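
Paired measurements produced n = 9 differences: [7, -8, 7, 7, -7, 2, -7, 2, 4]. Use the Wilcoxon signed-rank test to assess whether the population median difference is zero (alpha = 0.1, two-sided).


Step 1: Drop any zero differences (none here) and take |d_i|.
|d| = [7, 8, 7, 7, 7, 2, 7, 2, 4]
Step 2: Midrank |d_i| (ties get averaged ranks).
ranks: |7|->6, |8|->9, |7|->6, |7|->6, |7|->6, |2|->1.5, |7|->6, |2|->1.5, |4|->3
Step 3: Attach original signs; sum ranks with positive sign and with negative sign.
W+ = 6 + 6 + 6 + 1.5 + 1.5 + 3 = 24
W- = 9 + 6 + 6 = 21
(Check: W+ + W- = 45 should equal n(n+1)/2 = 45.)
Step 4: Test statistic W = min(W+, W-) = 21.
Step 5: Ties in |d|, so use the tie-corrected normal approximation.
        E[W] = n(n+1)/4 = 9*10/4 = 22.5.
        Tie groups: |d|=2 (t=2), |d|=7 (t=5); sum(t^3 - t) = 126.
        Var[W] = n(n+1)(2n+1)/24 - sum(t^3-t)/48 = 1710/24 - 126/48 = 68.625.
        z = (W - E[W]) / sqrt(Var[W]) = (21 - 22.5) / 8.2840 = -0.1811.
        Two-sided p = 2*Phi(z) = 0.856311.
Step 6: alpha = 0.1. fail to reject H0.

W+ = 24, W- = 21, W = min = 21, p = 0.856311, fail to reject H0.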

......

## Task directions
An exact transcription of all the records is required.

## Response area
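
Paired measurements produced n = 9 differences: [7, -8, 7, 7, -7, 2, -7, 2, 4]. Use the Wilcoxon signed-rank test to assess whether the population median difference is zero (alpha = 0.1, two-sided).


Step 1: Drop any zero differences (none here) and take |d_i|.
|d| = [7, 8, 7, 7, 7, 2, 7, 2, 4]
Step 2: Midrank |d_i| (ties get averaged ranks).
ranks: |7|->6, |8|->9, |7|->6, |7|->6, |7|->6, |2|->1.5, |7|->6, |2|->1.5, |4|->3
Step 3: Attach original signs; sum ranks with positive sign and with negative sign.
W+ = 6 + 6 + 6 + 1.5 + 1.5 + 3 = 24
W- = 9 + 6 + 6 = 21
(Check: W+ + W- = 45 should equal n(n+1)/2 = 45.)
Step 4: Test statistic W = min(W+, W-) = 21.
Step 5: Ties in |d|, so use the tie-corrected normal approximation.
        E[W] = n(n+1)/4 = 9*10/4 = 22.5.
        Tie groups: |d|=2 (t=2), |d|=7 (t=5); sum(t^3 - t) = 126.
        Var[W] = n(n+1)(2n+1)/24 - sum(t^3-t)/48 = 1710/24 - 126/48 = 68.625.
        z = (W - E[W]) / sqrt(Var[W]) = (21 - 22.5) / 8.2840 = -0.1811.
        Two-sided p = 2*Phi(z) = 0.856311.
Step 6: alpha = 0.1. fail to reject H0.

W+ = 24, W- = 21, W = min = 21, p = 0.856311, fail to reject H0.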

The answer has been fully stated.